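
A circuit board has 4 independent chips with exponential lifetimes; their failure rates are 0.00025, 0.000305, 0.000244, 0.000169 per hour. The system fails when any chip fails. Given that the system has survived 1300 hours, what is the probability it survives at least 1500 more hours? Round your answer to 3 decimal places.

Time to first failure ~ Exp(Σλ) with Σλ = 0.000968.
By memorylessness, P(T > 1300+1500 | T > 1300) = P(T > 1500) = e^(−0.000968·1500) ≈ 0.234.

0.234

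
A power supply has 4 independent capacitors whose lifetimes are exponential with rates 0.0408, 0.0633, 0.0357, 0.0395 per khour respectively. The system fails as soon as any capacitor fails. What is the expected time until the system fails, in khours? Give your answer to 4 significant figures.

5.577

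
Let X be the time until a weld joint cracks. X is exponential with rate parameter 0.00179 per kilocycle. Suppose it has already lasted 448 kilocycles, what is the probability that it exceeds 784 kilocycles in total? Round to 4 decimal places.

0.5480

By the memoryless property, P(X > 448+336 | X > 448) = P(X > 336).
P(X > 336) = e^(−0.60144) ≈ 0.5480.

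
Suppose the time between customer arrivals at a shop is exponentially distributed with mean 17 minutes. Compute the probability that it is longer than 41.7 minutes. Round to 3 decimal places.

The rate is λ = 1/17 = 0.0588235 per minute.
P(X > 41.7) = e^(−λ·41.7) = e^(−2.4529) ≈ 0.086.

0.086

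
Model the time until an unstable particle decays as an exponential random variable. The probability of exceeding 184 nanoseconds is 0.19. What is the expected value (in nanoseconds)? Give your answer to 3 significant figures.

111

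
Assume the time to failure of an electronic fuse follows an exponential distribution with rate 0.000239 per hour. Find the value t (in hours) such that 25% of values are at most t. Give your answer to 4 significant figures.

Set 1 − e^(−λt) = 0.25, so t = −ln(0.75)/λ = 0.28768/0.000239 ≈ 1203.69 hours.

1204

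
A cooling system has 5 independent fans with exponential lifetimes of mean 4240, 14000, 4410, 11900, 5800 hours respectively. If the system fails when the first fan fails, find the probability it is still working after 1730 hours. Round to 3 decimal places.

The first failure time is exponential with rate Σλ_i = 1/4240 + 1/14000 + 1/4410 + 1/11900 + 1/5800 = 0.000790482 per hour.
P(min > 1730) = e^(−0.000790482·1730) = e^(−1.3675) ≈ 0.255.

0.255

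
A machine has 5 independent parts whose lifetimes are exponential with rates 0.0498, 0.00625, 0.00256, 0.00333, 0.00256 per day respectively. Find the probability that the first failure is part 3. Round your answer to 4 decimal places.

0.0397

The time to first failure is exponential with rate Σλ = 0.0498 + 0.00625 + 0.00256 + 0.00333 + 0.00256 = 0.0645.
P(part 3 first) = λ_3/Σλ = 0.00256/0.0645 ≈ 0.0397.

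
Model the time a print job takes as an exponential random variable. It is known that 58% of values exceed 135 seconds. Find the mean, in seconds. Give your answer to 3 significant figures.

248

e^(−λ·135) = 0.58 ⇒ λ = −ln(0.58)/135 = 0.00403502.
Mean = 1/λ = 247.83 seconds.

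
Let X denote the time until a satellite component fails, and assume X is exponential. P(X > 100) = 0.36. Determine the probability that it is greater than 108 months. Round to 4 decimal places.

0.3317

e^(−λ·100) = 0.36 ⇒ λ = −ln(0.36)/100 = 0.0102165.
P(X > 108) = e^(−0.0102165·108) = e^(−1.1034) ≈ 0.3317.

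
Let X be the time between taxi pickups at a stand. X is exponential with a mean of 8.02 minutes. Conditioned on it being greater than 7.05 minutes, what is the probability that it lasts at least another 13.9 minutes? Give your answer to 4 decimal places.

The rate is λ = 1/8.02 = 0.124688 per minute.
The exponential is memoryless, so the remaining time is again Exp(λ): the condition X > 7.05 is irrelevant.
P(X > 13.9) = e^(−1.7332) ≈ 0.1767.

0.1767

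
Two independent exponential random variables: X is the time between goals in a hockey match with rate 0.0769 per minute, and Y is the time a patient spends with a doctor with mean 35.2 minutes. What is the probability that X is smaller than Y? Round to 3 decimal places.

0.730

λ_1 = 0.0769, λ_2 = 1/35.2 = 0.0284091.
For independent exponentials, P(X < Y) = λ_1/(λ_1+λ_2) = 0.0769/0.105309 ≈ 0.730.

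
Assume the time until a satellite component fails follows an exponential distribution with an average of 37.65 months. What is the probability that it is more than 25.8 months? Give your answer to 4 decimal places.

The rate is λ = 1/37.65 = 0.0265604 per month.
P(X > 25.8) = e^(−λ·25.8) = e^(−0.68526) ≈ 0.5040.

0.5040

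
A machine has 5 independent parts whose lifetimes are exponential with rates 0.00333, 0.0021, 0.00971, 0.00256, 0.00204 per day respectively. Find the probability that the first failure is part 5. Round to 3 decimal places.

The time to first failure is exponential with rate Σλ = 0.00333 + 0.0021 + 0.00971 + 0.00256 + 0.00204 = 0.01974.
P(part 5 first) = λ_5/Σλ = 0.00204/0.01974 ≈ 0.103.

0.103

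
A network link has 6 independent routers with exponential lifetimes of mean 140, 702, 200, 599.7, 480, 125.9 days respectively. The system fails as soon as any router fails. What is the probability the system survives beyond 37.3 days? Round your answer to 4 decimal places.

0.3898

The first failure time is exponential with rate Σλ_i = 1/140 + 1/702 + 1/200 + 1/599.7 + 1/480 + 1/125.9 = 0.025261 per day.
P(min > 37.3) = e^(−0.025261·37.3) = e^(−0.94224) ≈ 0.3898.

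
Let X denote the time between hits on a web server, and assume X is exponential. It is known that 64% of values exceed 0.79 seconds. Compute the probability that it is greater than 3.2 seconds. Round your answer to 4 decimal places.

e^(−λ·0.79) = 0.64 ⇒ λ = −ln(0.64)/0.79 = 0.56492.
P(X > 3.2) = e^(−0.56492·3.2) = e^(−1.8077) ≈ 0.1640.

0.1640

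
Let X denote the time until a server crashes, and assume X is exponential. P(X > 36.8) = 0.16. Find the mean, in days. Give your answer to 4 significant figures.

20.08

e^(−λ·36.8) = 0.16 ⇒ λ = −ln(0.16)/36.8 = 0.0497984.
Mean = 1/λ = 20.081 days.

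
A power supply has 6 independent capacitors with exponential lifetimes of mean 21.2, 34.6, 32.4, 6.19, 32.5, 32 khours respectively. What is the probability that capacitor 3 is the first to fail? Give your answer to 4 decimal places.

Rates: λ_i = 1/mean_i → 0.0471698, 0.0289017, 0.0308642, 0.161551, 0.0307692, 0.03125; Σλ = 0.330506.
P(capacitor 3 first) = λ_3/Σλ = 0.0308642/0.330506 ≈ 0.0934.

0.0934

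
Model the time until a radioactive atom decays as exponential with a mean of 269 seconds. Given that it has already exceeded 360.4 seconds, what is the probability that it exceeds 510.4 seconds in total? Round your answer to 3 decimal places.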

• • • • •

**What is required**
Line by line, copy the entries above exactly as they appear.

**Your response**
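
A circuit board has 4 independent chips with exponential lifetimes; their failure rates are 0.00025, 0.000305, 0.000244, 0.000169 per hour. The system fails when any chip fails. Given that the system has survived 1300 hours, what is the probability it survives at least 1500 more hours? Round your answer to 3 decimal places.

Time to first failure ~ Exp(Σλ) with Σλ = 0.000968.
By memorylessness, P(T > 1300+1500 | T > 1300) = P(T > 1500) = e^(−0.000968·1500) ≈ 0.234.

0.234

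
A power supply has 4 independent capacitors whose lifetimes are exponential with rates 0.0408, 0.0633, 0.0357, 0.0395 per khour respectively. The system fails as soon as any capacitor fails. What is the expected time until the system fails, in khours? Give your answer to 4 significant figures.

5.577

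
Let X be the time until a weld joint cracks. X is exponential with rate parameter 0.00179 per kilocycle. Suppose it has already lasted 448 kilocycles, what is the probability that it exceeds 784 kilocycles in total? Round to 4 decimal places.

0.5480

By the memoryless property, P(X > 448+336 | X > 448) = P(X > 336).
P(X > 336) = e^(−0.60144) ≈ 0.5480.

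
Suppose the time between customer arrivals at a shop is exponentially distributed with mean 17 minutes. Compute the probability that it is longer than 41.7 minutes. Round to 3 decimal places.

The rate is λ = 1/17 = 0.0588235 per minute.
P(X > 41.7) = e^(−λ·41.7) = e^(−2.4529) ≈ 0.086.

0.086

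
Model the time until an unstable particle decays as an exponential random variable. The probability of exceeding 184 nanoseconds is 0.19. What is the expected value (in nanoseconds)? Give your answer to 3 significant figures.

111

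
Assume the time to failure of an electronic fuse follows an exponential distribution with rate 0.000239 per hour. Find the value t (in hours) such that 25% of values are at most t. Give your answer to 4 significant figures.

Set 1 − e^(−λt) = 0.25, so t = −ln(0.75)/λ = 0.28768/0.000239 ≈ 1203.69 hours.

1204

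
A cooling system has 5 independent fans with exponential lifetimes of mean 4240, 14000, 4410, 11900, 5800 hours respectively. If the system fails when the first fan fails, find the probability it is still working after 1730 hours. Round to 3 decimal places.

The first failure time is exponential with rate Σλ_i = 1/4240 + 1/14000 + 1/4410 + 1/11900 + 1/5800 = 0.000790482 per hour.
P(min > 1730) = e^(−0.000790482·1730) = e^(−1.3675) ≈ 0.255.

0.255

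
A machine has 5 independent parts whose lifetimes are exponential with rates 0.0498, 0.00625, 0.00256, 0.00333, 0.00256 per day respectively. Find the probability that the first failure is part 3. Round your answer to 4 decimal places.

0.0397

The time to first failure is exponential with rate Σλ = 0.0498 + 0.00625 + 0.00256 + 0.00333 + 0.00256 = 0.0645.
P(part 3 first) = λ_3/Σλ = 0.00256/0.0645 ≈ 0.0397.

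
Model the time a print job takes as an exponential random variable. It is known that 58% of values exceed 135 seconds. Find the mean, in seconds. Give your answer to 3 significant figures.

248

e^(−λ·135) = 0.58 ⇒ λ = −ln(0.58)/135 = 0.00403502.
Mean = 1/λ = 247.83 seconds.

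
Let X denote the time until a satellite component fails, and assume X is exponential. P(X > 100) = 0.36. Determine the probability that it is greater than 108 months. Round to 4 decimal places.

0.3317

e^(−λ·100) = 0.36 ⇒ λ = −ln(0.36)/100 = 0.0102165.
P(X > 108) = e^(−0.0102165·108) = e^(−1.1034) ≈ 0.3317.

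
Let X be the time between taxi pickups at a stand. X is exponential with a mean of 8.02 minutes. Conditioned on it being greater than 7.05 minutes, what is the probability that it lasts at least another 13.9 minutes? Give your answer to 4 decimal places.

The rate is λ = 1/8.02 = 0.124688 per minute.
The exponential is memoryless, so the remaining time is again Exp(λ): the condition X > 7.05 is irrelevant.
P(X > 13.9) = e^(−1.7332) ≈ 0.1767.

0.1767

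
Two independent exponential random variables: X is the time between goals in a hockey match with rate 0.0769 per minute, and Y is the time a patient spends with a doctor with mean 35.2 minutes. What is the probability that X is smaller than Y? Round to 3 decimal places.

0.730

λ_1 = 0.0769, λ_2 = 1/35.2 = 0.0284091.
For independent exponentials, P(X < Y) = λ_1/(λ_1+λ_2) = 0.0769/0.105309 ≈ 0.730.

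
Assume the time until a satellite component fails follows an exponential distribution with an average of 37.65 months. What is the probability that it is more than 25.8 months? Give your answer to 4 decimal places.

The rate is λ = 1/37.65 = 0.0265604 per month.
P(X > 25.8) = e^(−λ·25.8) = e^(−0.68526) ≈ 0.5040.

0.5040

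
A machine has 5 independent parts whose lifetimes are exponential with rates 0.00333, 0.0021, 0.00971, 0.00256, 0.00204 per day respectively. Find the probability that the first failure is part 5. Round to 3 decimal places.

The time to first failure is exponential with rate Σλ = 0.00333 + 0.0021 + 0.00971 + 0.00256 + 0.00204 = 0.01974.
P(part 5 first) = λ_5/Σλ = 0.00204/0.01974 ≈ 0.103.

0.103

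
A network link has 6 independent routers with exponential lifetimes of mean 140, 702, 200, 599.7, 480, 125.9 days respectively. The system fails as soon as any router fails. What is the probability the system survives beyond 37.3 days? Round your answer to 4 decimal places.

0.3898

The first failure time is exponential with rate Σλ_i = 1/140 + 1/702 + 1/200 + 1/599.7 + 1/480 + 1/125.9 = 0.025261 per day.
P(min > 37.3) = e^(−0.025261·37.3) = e^(−0.94224) ≈ 0.3898.

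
Let X denote the time between hits on a web server, and assume X is exponential. It is known that 64% of values exceed 0.79 seconds. Compute the probability that it is greater than 3.2 seconds. Round your answer to 4 decimal places.

e^(−λ·0.79) = 0.64 ⇒ λ = −ln(0.64)/0.79 = 0.56492.
P(X > 3.2) = e^(−0.56492·3.2) = e^(−1.8077) ≈ 0.1640.

0.1640

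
Let X denote the time until a server crashes, and assume X is exponential. P(X > 36.8) = 0.16. Find the mean, in days. Give your answer to 4 significant figures.

20.08

e^(−λ·36.8) = 0.16 ⇒ λ = −ln(0.16)/36.8 = 0.0497984.
Mean = 1/λ = 20.081 days.

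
A power supply has 6 independent capacitors with exponential lifetimes of mean 21.2, 34.6, 32.4, 6.19, 32.5, 32 khours respectively. What is the probability that capacitor 3 is the first to fail? Give your answer to 4 decimal places.

Rates: λ_i = 1/mean_i → 0.0471698, 0.0289017, 0.0308642, 0.161551, 0.0307692, 0.03125; Σλ = 0.330506.
P(capacitor 3 first) = λ_3/Σλ = 0.0308642/0.330506 ≈ 0.0934.

0.0934

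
Model the time until a radioactive atom decays as exponential with a mean of 269 seconds. Given that it has already exceeded 360.4 seconds, what is the probability that it exceeds 510.4 seconds in total? Round your answer to 3 decimal places.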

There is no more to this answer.